Saved data entries:
▼▼▼

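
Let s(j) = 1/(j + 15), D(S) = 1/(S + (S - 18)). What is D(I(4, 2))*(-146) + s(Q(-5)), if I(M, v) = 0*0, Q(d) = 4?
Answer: 1396/171 ≈ 8.1637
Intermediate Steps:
I(M, v) = 0
D(S) = 1/(-18 + 2*S) (D(S) = 1/(S + (-18 + S)) = 1/(-18 + 2*S))
s(j) = 1/(15 + j)
D(I(4, 2))*(-146) + s(Q(-5)) = (1/(2*(-9 + 0)))*(-146) + 1/(15 + 4) = ((½)/(-9))*(-146) + 1/19 = ((½)*(-⅑))*(-146) + 1/19 = -1/18*(-146) + 1/19 = 73/9 + 1/19 = 1396/171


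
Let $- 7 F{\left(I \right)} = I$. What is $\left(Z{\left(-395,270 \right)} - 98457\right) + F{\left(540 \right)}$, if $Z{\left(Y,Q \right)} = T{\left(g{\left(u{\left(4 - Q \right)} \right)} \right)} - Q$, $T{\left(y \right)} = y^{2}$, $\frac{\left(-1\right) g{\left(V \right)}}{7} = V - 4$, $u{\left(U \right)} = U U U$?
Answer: $\frac{121502195186338371}{7} \approx 1.7357 \cdot 10^{16}$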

▲▲▲

[YOUR TASK]
Which lines above contain the word "What"? List them.

[OUTPUT BELOW]
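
Let s(j) = 1/(j + 15), D(S) = 1/(S + (S - 18)). What is D(I(4, 2))*(-146) + s(Q(-5)), if I(M, v) = 0*0, Q(d) = 4?
Let $- 7 F{\left(I \right)} = I$. What is $\left(Z{\left(-395,270 \right)} - 98457\right) + F{\left(540 \right)}$, if $Z{\left(Y,Q \right)} = T{\left(g{\left(u{\left(4 - Q \right)} \right)} \right)} - Q$, $T{\left(y \right)} = y^{2}$, $\frac{\left(-1\right) g{\left(V \right)}}{7} = V - 4$, $u{\left(U \right)} = U U U$?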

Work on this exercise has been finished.